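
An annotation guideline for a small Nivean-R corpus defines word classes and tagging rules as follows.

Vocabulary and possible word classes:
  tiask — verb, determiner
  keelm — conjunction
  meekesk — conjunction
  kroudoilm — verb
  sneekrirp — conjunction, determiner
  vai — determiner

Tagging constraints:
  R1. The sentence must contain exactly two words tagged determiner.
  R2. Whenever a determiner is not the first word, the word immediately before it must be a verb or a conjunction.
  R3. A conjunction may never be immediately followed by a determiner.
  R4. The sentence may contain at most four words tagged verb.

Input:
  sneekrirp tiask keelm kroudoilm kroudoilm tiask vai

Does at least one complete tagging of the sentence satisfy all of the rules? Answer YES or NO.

YES

Candidates per position — 1:sneekrirp {conjunction,determiner}; 2:tiask {verb,determiner}; 3:keelm {conjunction}; 4:kroudoilm {verb}; 5:kroudoilm {verb}; 6:tiask {verb,determiner}; 7:vai {determiner}.
One satisfying assignment: determiner verb conjunction verb verb verb determiner.
Rule-by-rule: rule 1 ✓; rule 2 ✓; rule 3 ✓; rule 4 ✓.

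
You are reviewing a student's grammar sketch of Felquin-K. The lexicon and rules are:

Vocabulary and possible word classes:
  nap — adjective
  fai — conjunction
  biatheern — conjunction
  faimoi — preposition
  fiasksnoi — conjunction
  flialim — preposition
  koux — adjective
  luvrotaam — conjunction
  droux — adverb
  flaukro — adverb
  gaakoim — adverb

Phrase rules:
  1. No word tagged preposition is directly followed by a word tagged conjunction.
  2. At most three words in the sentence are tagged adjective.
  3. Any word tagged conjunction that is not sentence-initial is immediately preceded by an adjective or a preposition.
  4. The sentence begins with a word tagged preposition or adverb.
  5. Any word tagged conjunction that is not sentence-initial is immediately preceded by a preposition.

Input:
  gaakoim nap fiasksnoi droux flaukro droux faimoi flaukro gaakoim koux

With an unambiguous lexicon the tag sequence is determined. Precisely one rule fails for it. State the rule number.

5

Fixed tagging: adverb adjective conjunction adverb adverb adverb preposition adverb adverb adjective.
Checking each rule: R1 pass, R2 pass, R3 pass, R4 pass, R5 fail.
Only rule 5 fails.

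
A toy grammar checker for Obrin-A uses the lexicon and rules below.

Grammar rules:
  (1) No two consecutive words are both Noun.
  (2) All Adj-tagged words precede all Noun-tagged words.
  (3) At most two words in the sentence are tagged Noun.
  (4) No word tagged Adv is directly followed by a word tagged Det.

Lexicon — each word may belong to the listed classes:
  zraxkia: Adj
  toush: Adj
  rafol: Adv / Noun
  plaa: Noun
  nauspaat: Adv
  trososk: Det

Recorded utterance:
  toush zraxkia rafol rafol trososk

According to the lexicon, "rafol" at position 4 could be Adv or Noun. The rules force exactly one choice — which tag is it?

Noun

Candidates per position — 1:toush {Adj}; 2:zraxkia {Adj}; 3:rafol {Adv,Noun}; 4:rafol {Adv,Noun}; 5:trososk {Det}.
Position 4: tagging it Adv would leave rule 4 unsatisfiable, so it must be Noun.
Position 3: tagging it Noun would leave rule 1 unsatisfiable, so it must be Adv.
The unique satisfying tagging is: Adj Adj Adv Noun Det.
Verifying each rule — rule 1 ok; rule 2 ok; rule 3 ok; rule 4 ok.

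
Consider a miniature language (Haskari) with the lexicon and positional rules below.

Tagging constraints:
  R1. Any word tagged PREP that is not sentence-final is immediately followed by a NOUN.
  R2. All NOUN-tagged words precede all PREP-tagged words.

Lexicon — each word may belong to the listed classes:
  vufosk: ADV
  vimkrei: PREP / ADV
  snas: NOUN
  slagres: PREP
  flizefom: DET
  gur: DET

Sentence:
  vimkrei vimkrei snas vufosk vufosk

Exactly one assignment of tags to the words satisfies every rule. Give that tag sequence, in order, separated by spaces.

ADV ADV NOUN ADV ADV

Candidates per position — 1:vimkrei {PREP,ADV}; 2:vimkrei {PREP,ADV}; 3:snas {NOUN}; 4:vufosk {ADV}; 5:vufosk {ADV}.
Word 1 cannot be PREP — rule 1 would then fail for every completion. It is ADV.
Word 2 cannot be PREP — rule 2 would then fail for every completion. It is ADV.
The unique satisfying tagging is: ADV ADV NOUN ADV ADV.
Check: rule 1 ✓; rule 2 ✓.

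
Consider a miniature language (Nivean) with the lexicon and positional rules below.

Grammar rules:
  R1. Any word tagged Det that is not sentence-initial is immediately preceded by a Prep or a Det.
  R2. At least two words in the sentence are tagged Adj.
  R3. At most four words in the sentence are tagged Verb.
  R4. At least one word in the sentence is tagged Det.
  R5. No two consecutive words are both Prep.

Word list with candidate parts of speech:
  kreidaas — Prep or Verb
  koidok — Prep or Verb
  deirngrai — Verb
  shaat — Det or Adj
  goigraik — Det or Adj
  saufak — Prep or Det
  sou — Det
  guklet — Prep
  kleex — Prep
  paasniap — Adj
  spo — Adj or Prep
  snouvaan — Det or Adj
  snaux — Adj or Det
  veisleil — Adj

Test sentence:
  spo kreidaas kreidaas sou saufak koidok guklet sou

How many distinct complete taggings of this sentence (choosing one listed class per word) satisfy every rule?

0

Candidates per position — 1:spo {Adj,Prep}; 2:kreidaas {Prep,Verb}; 3:kreidaas {Prep,Verb}; 4:sou {Det}; 5:saufak {Prep,Det}; 6:koidok {Prep,Verb}; 7:guklet {Prep}; 8:sou {Det}.
There are 32 candidate sequences in total.
Rule 2 cannot be satisfied by any choice of tags from the lexicon.
So there is no consistent tagging.
Count = 0.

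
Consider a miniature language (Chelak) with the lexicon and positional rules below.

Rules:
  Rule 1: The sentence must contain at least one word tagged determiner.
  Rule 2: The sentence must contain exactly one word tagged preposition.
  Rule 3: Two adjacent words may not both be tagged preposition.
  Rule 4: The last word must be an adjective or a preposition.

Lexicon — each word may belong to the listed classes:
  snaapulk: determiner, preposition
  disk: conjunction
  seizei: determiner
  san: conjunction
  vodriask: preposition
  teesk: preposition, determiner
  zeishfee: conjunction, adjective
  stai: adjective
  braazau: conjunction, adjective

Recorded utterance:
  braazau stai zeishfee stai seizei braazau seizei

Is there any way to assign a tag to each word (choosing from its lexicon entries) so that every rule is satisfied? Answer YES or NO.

Candidates per position — 1:braazau {conjunction,adjective}; 2:stai {adjective}; 3:zeishfee {conjunction,adjective}; 4:stai {adjective}; 5:seizei {determiner}; 6:braazau {conjunction,adjective}; 7:seizei {determiner}.
Rule 2 cannot be satisfied by any choice of tags from the lexicon.
So there is no consistent tagging.

NO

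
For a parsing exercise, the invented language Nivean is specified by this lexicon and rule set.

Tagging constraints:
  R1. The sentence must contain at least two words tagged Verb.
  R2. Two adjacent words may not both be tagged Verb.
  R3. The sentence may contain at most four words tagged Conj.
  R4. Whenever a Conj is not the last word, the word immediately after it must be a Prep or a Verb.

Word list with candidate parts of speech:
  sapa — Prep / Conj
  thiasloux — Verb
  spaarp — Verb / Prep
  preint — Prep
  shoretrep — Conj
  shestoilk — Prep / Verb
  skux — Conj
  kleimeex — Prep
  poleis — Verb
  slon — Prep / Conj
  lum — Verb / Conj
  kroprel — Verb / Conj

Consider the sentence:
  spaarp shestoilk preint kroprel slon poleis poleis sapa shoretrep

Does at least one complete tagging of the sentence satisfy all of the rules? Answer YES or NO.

NO

Candidates per position — 1:spaarp {Verb,Prep}; 2:shestoilk {Prep,Verb}; 3:preint {Prep}; 4:kroprel {Verb,Conj}; 5:slon {Prep,Conj}; 6:poleis {Verb}; 7:poleis {Verb}; 8:sapa {Prep,Conj}; 9:shoretrep {Conj}.
Rule 2 cannot be satisfied by any choice of tags from the lexicon.
So there is no consistent tagging.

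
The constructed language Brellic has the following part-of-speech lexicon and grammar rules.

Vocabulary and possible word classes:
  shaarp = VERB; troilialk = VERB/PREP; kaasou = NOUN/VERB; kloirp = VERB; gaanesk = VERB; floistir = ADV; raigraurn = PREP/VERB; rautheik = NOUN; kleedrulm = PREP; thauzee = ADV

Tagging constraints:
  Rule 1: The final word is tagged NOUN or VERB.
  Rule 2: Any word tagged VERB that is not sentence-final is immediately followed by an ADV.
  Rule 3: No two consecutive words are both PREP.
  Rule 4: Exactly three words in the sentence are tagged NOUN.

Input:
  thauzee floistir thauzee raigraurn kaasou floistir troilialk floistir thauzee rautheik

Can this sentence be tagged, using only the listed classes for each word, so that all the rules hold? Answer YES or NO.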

WHAT NEEDS TO BE DONE => From the entries above, give again exactly the lines running from the line with "R3. At most" to the line with "spo kreidaas kreidaas"; include both of those lines.

ANSWER SECTION =>
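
  R3. At most four words in the sentence are tagged Verb.
  R4. At least one word in the sentence is tagged Det.
  R5. No two consecutive words are both Prep.

Word list with candidate parts of speech:
  kreidaas — Prep or Verb
  koidok — Prep or Verb
  deirngrai — Verb
  shaat — Det or Adj
  goigraik — Det or Adj
  saufak — Prep or Det
  sou — Det
  guklet — Prep
  kleex — Prep
  paasniap — Adj
  spo — Adj or Prep
  snouvaan — Det or Adj
  snaux — Adj or Det
  veisleil — Adj

Test sentence:
  spo kreidaas kreidaas sou saufak koidok guklet sou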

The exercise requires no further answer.